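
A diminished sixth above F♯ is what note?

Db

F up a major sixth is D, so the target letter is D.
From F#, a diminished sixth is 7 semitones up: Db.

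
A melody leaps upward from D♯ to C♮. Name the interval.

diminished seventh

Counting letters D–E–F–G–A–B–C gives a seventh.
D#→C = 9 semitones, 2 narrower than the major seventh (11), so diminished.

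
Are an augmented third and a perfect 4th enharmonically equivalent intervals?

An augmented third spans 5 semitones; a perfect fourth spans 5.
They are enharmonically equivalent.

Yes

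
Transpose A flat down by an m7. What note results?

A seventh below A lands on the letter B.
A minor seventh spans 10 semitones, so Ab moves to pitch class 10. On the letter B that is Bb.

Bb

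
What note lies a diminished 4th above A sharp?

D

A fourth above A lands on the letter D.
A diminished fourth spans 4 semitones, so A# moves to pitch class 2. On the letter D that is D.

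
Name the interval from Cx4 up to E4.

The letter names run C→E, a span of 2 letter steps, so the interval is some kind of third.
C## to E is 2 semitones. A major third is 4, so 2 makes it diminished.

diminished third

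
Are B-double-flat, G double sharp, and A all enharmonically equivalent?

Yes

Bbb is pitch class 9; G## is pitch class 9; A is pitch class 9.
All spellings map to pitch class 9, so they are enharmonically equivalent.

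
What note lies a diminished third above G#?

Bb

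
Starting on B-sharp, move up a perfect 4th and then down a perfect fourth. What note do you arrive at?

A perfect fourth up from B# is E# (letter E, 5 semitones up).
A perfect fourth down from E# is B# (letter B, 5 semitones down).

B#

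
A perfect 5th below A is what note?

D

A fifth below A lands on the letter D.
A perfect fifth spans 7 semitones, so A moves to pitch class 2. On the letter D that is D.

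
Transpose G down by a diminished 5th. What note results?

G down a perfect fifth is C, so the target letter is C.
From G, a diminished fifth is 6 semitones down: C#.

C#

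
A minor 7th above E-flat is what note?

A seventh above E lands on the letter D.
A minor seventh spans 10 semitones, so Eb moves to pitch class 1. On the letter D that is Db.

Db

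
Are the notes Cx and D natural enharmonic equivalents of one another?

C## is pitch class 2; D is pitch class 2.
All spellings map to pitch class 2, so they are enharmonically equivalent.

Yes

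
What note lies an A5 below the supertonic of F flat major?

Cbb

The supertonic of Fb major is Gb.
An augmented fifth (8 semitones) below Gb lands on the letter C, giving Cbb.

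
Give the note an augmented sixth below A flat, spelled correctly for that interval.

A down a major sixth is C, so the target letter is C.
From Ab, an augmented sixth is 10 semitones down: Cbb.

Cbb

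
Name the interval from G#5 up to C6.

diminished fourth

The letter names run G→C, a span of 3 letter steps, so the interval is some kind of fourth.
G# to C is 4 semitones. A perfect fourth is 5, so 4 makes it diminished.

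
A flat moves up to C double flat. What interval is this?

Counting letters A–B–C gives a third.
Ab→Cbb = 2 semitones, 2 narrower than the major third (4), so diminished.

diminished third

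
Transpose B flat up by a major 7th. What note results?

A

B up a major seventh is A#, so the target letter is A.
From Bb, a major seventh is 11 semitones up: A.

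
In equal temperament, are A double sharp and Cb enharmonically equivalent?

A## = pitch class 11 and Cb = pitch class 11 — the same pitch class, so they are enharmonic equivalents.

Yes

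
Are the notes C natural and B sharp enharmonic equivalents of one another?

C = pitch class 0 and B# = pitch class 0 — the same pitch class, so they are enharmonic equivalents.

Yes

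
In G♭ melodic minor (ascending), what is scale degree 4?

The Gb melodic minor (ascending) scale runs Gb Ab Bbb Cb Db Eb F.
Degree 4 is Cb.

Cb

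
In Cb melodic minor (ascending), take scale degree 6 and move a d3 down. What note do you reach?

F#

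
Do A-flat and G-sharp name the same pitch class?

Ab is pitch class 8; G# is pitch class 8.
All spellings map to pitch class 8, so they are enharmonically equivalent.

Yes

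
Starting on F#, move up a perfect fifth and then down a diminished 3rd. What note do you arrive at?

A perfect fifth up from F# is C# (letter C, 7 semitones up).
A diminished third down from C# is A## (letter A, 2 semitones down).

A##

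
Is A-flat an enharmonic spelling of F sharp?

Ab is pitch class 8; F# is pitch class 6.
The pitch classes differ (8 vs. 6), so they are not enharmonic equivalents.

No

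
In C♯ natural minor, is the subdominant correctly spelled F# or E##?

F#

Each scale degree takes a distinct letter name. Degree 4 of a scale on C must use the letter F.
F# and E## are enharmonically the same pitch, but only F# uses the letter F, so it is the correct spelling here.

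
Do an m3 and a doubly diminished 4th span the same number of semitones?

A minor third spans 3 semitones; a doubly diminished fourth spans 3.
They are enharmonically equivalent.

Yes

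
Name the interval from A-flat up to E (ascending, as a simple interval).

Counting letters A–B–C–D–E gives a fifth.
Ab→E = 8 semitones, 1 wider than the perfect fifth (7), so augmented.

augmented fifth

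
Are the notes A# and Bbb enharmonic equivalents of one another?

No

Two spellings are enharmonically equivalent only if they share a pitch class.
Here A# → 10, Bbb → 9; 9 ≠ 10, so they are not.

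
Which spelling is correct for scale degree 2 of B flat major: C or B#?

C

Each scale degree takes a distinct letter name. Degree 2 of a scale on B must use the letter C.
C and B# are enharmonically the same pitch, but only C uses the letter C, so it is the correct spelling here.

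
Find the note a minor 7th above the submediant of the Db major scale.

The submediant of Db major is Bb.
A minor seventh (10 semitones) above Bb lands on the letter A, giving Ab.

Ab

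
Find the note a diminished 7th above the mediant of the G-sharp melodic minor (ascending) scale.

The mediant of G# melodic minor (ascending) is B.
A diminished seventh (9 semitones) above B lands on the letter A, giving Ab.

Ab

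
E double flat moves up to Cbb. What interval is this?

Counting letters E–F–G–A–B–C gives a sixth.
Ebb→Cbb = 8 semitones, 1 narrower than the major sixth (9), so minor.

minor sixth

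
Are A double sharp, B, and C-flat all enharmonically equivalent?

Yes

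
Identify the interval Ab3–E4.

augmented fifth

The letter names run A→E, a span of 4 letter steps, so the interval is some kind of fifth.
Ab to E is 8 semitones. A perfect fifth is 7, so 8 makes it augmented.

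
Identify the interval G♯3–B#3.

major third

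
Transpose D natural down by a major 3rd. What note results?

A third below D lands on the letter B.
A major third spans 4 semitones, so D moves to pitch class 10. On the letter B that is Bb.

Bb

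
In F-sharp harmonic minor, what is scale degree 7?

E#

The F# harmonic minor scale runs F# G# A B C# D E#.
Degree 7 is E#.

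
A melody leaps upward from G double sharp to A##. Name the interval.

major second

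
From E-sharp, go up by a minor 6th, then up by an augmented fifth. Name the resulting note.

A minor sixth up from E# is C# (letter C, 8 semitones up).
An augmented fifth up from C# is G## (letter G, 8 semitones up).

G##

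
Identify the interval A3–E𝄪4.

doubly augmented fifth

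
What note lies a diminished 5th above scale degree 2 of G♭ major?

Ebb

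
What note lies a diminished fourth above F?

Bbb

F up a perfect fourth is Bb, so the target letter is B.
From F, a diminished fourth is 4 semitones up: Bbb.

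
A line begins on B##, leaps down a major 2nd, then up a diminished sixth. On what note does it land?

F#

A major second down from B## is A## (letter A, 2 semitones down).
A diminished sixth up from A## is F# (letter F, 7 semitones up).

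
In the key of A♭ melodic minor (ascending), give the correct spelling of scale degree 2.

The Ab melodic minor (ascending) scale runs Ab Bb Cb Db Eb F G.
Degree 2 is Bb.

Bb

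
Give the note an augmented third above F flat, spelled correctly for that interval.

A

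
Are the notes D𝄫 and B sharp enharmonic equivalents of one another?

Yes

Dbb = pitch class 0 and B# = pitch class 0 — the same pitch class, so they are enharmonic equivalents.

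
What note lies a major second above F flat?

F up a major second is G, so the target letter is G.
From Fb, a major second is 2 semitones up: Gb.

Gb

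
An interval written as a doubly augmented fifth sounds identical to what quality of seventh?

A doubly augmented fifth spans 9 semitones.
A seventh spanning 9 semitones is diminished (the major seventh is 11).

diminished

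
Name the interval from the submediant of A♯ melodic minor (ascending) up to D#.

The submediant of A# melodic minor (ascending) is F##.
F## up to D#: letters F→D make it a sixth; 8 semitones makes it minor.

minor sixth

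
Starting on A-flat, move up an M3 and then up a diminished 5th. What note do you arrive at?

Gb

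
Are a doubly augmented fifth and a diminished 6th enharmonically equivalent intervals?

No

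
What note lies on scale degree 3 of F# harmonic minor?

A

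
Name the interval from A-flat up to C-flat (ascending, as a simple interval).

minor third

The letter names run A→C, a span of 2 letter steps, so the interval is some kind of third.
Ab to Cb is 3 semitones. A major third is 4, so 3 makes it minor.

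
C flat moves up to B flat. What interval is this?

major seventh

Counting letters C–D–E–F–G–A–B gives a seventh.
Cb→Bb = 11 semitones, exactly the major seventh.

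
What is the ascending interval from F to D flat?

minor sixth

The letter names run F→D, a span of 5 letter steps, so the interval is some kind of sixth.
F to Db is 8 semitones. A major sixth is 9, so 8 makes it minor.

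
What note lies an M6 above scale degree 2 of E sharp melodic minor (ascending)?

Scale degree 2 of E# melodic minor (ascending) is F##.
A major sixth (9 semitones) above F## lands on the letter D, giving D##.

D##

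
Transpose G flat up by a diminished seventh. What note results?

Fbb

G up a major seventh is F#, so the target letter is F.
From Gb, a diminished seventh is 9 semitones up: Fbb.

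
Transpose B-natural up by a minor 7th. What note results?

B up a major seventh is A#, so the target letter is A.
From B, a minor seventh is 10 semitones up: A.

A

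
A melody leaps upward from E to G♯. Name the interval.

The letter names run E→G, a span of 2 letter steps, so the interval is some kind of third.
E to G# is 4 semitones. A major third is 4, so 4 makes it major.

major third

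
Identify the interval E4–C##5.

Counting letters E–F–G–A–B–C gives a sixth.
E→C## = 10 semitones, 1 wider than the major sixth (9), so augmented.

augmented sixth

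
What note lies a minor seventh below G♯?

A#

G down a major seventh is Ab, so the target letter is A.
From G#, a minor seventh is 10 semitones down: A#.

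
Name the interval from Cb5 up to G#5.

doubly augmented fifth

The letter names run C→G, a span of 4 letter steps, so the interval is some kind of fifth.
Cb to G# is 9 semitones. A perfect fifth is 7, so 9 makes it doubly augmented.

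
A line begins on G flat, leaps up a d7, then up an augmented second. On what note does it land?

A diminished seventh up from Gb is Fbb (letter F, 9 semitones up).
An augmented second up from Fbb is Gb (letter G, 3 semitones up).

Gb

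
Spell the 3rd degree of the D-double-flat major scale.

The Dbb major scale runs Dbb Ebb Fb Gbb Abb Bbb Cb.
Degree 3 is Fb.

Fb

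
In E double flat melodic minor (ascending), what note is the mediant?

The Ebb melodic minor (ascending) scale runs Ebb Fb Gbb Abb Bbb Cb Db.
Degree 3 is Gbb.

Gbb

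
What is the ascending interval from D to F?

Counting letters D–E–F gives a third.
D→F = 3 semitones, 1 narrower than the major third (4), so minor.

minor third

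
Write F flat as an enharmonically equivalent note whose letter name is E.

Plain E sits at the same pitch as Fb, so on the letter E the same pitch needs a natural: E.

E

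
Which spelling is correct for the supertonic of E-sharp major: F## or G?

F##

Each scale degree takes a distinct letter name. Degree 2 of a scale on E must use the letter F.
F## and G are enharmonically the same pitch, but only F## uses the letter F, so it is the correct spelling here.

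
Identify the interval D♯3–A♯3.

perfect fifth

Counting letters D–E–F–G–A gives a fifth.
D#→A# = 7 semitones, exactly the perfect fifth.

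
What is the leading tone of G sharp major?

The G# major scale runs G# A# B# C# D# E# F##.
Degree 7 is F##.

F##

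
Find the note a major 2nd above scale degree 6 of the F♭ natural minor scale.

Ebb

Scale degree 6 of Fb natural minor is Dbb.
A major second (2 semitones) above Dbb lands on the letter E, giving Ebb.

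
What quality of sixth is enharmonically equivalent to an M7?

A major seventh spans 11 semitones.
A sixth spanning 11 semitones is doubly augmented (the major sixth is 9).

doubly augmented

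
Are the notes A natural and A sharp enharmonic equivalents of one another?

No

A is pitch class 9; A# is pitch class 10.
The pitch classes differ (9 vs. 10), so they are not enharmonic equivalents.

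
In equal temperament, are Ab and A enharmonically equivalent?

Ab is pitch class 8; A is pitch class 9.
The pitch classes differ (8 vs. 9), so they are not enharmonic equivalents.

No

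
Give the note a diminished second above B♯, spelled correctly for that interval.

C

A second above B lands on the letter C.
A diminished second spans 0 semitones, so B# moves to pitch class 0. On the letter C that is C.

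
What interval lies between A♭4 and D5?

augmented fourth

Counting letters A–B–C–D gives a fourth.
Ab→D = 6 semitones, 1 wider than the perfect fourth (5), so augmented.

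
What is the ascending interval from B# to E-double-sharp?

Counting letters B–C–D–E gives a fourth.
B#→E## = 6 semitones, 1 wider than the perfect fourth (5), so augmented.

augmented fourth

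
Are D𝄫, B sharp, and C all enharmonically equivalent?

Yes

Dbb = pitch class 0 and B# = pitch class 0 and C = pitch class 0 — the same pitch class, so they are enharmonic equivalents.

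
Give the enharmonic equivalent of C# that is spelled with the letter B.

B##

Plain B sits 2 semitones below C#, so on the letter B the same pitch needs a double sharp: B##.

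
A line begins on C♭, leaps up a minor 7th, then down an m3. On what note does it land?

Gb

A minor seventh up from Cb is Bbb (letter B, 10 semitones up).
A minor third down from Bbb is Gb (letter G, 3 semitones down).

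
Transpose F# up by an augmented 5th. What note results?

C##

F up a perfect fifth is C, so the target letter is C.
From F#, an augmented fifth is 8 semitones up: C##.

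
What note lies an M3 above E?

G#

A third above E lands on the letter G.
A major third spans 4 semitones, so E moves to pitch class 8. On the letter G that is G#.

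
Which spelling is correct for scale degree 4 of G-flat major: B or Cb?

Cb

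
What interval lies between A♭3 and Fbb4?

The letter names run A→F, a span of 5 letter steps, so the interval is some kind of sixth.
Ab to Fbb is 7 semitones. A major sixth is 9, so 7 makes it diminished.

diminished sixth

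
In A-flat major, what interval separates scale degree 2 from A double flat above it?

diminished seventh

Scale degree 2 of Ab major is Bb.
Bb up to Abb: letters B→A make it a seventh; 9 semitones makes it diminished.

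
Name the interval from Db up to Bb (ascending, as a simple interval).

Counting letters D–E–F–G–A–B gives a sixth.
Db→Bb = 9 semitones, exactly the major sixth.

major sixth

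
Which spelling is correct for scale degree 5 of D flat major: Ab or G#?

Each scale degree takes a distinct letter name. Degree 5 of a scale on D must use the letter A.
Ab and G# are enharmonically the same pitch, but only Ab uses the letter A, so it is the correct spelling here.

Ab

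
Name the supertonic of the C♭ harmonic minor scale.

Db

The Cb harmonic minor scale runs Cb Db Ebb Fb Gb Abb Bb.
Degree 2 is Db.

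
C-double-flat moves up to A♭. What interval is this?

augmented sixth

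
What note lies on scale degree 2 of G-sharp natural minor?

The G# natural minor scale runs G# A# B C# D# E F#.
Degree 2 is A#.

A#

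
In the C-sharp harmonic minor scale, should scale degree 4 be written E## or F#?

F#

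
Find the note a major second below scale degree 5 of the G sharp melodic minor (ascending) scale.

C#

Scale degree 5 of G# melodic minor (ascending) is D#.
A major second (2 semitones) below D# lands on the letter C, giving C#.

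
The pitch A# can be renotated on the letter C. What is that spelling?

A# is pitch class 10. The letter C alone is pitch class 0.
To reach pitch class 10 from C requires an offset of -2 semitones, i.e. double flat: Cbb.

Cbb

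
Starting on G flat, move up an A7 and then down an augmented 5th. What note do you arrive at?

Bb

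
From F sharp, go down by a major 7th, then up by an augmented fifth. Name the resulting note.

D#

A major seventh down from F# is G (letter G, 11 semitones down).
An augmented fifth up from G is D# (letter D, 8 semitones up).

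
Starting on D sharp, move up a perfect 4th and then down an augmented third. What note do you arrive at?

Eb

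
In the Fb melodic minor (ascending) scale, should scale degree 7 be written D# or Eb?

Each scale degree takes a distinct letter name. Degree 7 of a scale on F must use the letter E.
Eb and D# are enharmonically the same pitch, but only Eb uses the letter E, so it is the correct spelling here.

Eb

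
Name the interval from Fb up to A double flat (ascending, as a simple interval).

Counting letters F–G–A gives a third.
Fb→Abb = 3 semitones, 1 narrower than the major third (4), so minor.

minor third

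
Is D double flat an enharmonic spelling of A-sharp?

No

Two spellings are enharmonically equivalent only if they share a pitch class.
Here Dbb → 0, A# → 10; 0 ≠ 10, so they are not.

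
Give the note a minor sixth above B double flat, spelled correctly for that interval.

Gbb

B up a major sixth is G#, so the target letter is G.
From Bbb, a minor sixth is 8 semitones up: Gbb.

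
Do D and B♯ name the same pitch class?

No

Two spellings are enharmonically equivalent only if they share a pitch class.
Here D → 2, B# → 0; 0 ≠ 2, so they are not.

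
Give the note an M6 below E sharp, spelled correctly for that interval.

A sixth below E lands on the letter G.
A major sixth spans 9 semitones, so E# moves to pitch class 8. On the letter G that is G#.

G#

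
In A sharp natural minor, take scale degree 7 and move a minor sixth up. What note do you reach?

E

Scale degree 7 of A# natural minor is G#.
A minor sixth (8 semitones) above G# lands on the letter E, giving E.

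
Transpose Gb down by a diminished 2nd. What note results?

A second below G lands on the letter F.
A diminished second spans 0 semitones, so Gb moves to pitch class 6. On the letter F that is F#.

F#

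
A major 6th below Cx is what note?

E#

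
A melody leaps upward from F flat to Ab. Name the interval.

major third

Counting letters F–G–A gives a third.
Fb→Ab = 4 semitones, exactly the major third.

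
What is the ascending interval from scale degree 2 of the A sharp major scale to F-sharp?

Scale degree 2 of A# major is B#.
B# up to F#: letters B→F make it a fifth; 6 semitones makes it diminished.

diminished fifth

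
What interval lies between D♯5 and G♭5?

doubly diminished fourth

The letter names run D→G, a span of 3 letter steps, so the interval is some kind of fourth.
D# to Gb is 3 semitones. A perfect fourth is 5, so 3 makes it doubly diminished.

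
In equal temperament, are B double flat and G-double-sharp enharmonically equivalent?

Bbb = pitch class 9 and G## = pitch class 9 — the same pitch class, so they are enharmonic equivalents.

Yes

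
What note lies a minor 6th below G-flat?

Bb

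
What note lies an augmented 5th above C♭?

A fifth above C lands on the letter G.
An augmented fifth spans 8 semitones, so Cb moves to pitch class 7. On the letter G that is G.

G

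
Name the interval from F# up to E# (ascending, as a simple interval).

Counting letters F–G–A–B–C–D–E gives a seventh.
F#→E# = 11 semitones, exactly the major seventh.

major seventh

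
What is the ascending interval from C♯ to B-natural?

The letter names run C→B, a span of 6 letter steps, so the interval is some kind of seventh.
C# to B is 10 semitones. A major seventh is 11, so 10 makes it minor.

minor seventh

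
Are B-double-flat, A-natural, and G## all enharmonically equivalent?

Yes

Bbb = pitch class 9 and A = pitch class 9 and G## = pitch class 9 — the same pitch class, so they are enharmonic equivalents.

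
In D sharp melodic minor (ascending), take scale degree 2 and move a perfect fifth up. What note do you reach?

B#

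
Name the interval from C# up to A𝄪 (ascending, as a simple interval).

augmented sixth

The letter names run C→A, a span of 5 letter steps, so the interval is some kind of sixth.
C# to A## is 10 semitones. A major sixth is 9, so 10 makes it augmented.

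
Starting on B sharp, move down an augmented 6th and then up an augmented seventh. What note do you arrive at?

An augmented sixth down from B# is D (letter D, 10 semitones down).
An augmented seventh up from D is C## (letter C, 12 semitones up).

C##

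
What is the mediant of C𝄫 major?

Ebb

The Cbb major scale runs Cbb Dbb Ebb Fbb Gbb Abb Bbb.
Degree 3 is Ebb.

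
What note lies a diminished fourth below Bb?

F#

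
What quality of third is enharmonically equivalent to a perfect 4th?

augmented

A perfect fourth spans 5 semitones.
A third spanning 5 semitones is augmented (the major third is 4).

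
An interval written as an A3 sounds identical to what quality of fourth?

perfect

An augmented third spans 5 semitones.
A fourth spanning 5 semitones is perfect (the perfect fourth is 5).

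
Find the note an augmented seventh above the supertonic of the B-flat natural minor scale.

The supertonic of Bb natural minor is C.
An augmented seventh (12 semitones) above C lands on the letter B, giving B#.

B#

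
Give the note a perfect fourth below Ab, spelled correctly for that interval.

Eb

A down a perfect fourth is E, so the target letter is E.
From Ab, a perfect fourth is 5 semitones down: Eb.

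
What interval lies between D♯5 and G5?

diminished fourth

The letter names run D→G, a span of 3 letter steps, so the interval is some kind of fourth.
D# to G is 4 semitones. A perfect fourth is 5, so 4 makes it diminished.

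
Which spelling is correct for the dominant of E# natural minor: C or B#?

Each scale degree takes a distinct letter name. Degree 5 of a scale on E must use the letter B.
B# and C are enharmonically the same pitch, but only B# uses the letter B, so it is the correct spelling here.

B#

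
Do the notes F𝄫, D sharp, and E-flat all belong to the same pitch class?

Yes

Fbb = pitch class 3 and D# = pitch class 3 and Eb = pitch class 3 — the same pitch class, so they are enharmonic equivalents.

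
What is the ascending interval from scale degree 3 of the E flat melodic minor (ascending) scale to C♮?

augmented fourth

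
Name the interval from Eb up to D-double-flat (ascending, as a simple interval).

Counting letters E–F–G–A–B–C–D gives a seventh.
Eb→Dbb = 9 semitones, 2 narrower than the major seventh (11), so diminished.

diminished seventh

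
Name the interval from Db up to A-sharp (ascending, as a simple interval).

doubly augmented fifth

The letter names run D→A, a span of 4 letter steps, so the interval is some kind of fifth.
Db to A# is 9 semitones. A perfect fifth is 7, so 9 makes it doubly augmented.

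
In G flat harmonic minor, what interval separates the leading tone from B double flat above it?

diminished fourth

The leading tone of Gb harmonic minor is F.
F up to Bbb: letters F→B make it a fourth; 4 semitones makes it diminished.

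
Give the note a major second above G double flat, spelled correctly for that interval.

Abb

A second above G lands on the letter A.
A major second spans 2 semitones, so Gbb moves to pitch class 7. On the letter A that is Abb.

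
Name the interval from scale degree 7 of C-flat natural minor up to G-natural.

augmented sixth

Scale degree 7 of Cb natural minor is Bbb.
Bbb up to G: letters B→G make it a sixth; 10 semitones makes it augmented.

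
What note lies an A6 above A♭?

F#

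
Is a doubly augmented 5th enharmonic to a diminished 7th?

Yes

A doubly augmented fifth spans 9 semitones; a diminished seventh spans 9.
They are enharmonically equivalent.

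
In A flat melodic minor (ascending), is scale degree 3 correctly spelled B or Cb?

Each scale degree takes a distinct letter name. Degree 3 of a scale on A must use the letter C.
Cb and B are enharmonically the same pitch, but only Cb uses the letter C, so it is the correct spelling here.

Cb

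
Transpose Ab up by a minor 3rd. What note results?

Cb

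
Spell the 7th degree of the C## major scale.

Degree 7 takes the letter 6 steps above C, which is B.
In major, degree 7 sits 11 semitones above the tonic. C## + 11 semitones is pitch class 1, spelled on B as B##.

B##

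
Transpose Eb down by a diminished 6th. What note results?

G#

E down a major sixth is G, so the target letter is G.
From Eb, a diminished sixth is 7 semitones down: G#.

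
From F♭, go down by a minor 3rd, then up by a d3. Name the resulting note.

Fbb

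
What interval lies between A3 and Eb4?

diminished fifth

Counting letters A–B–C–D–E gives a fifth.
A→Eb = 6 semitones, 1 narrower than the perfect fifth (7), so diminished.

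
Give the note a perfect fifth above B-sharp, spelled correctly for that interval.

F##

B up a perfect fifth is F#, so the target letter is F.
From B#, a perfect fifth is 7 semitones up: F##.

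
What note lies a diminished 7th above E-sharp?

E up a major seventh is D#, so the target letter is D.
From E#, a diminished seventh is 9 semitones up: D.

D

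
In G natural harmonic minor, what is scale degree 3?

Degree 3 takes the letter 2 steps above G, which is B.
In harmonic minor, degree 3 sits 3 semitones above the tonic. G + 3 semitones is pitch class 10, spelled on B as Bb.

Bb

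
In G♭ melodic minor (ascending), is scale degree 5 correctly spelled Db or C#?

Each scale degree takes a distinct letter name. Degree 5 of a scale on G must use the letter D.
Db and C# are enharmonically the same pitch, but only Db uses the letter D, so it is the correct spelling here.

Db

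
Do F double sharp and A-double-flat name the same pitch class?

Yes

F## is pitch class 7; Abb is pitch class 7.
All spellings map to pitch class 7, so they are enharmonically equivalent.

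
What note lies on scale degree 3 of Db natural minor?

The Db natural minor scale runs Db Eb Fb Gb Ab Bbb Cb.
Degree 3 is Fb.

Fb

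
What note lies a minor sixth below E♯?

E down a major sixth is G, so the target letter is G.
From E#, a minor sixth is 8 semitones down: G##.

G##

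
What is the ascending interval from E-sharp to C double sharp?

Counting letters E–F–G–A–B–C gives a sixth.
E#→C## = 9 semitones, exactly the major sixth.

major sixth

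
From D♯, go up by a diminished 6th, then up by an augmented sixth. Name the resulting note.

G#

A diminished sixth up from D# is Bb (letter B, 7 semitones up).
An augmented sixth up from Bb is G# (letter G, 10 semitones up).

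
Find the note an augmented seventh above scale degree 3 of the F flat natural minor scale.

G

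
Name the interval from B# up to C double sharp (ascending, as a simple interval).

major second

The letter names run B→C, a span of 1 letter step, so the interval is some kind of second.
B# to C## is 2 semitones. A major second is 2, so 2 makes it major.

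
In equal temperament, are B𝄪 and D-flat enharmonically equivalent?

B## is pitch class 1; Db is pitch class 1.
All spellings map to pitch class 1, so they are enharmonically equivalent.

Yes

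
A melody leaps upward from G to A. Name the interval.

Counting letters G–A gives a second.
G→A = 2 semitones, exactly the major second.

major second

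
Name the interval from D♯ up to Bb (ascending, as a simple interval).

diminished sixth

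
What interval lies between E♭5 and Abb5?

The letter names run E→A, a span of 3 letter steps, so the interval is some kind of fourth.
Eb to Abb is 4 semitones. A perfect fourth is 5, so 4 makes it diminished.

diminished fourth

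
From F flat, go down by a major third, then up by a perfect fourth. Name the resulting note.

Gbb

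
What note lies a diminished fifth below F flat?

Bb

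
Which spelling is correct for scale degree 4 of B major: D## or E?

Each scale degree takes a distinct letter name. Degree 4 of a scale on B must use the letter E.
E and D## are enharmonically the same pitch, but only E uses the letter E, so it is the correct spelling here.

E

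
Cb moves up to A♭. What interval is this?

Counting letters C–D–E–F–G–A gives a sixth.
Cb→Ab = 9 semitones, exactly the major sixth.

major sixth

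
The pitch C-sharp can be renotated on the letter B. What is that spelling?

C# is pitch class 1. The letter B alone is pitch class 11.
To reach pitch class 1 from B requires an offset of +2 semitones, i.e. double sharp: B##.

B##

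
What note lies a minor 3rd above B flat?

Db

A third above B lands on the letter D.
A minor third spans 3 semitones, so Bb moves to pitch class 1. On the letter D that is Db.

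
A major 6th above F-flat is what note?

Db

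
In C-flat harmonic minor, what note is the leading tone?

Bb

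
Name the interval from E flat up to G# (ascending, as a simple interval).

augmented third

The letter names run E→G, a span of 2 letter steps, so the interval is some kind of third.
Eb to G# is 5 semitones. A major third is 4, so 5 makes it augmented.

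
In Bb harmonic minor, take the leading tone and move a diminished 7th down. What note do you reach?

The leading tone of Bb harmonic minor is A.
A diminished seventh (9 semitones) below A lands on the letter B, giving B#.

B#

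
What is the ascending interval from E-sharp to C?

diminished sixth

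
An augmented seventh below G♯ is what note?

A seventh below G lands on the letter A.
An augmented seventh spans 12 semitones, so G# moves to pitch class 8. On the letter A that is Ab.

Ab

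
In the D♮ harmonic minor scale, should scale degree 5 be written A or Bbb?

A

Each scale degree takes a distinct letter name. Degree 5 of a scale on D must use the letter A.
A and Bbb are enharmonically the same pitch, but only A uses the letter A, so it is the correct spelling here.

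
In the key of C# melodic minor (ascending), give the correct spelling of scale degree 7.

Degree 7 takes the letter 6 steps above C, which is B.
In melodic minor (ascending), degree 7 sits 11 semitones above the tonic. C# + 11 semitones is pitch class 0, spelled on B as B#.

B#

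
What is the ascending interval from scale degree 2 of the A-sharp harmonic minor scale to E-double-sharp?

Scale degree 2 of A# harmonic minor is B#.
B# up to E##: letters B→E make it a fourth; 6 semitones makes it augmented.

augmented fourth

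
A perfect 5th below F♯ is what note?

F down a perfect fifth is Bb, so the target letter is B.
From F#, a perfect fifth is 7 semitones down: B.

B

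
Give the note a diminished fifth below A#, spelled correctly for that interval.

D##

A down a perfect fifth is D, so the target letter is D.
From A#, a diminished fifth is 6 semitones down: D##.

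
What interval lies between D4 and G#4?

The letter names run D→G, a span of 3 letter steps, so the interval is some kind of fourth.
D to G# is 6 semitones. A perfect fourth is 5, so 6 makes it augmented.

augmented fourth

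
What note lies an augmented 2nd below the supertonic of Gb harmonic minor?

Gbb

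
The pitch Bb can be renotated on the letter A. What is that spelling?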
━━━━
◆ Exercise instructions
Which lines run from the one containing "What interval lies between D4 and G#4?" to the end of the records? Transcribe exactly those, both ends included.

◆ Response to this task
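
What interval lies between D4 and G#4?

The letter names run D→G, a span of 3 letter steps, so the interval is some kind of fourth.
D to G# is 6 semitones. A perfect fourth is 5, so 6 makes it augmented.

augmented fourth

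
What note lies an augmented 2nd below the supertonic of Gb harmonic minor?

Gbb

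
The pitch Bb can be renotated on the letter A. What is that spelling?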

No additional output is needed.